◆ **Task directions**: Your output should repeat each record below with no differences.

◆ **Extracted material**:
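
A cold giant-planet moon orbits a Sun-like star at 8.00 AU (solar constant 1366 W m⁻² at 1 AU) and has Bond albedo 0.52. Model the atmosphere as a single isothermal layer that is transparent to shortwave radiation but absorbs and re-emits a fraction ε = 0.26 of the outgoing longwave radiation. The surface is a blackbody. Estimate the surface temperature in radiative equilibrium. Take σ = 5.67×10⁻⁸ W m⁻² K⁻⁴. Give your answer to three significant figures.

Flux at the orbit: S = 1366/(8.00)² = 21.34 W m⁻².
Effective emission temperature (TOA balance): σT_e⁴ = S(1−α)/4 = 2.561 W m⁻² → T_e = 81.98 K.
The surface balance (absorbed SW + ε·downward IR = σT_s⁴) with T_a⁴ = T_s⁴/2 reduces to T_s = T_e·[2/(2−ε)]^¼ = 84.89 K.

84.9 K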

◆ **Exercise response**:
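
A cold giant-planet moon orbits a Sun-like star at 8.00 AU (solar constant 1366 W m⁻² at 1 AU) and has Bond albedo 0.52. Model the atmosphere as a single isothermal layer that is transparent to shortwave radiation but absorbs and re-emits a fraction ε = 0.26 of the outgoing longwave radiation. The surface is a blackbody. Estimate the surface temperature in radiative equilibrium. Take σ = 5.67×10⁻⁸ W m⁻² K⁻⁴. Give your answer to three significant figures.

Flux at the orbit: S = 1366/(8.00)² = 21.34 W m⁻².
Effective emission temperature (TOA balance): σT_e⁴ = S(1−α)/4 = 2.561 W m⁻² → T_e = 81.98 K.
The surface balance (absorbed SW + ε·downward IR = σT_s⁴) with T_a⁴ = T_s⁴/2 reduces to T_s = T_e·[2/(2−ε)]^¼ = 84.89 K.

84.9 K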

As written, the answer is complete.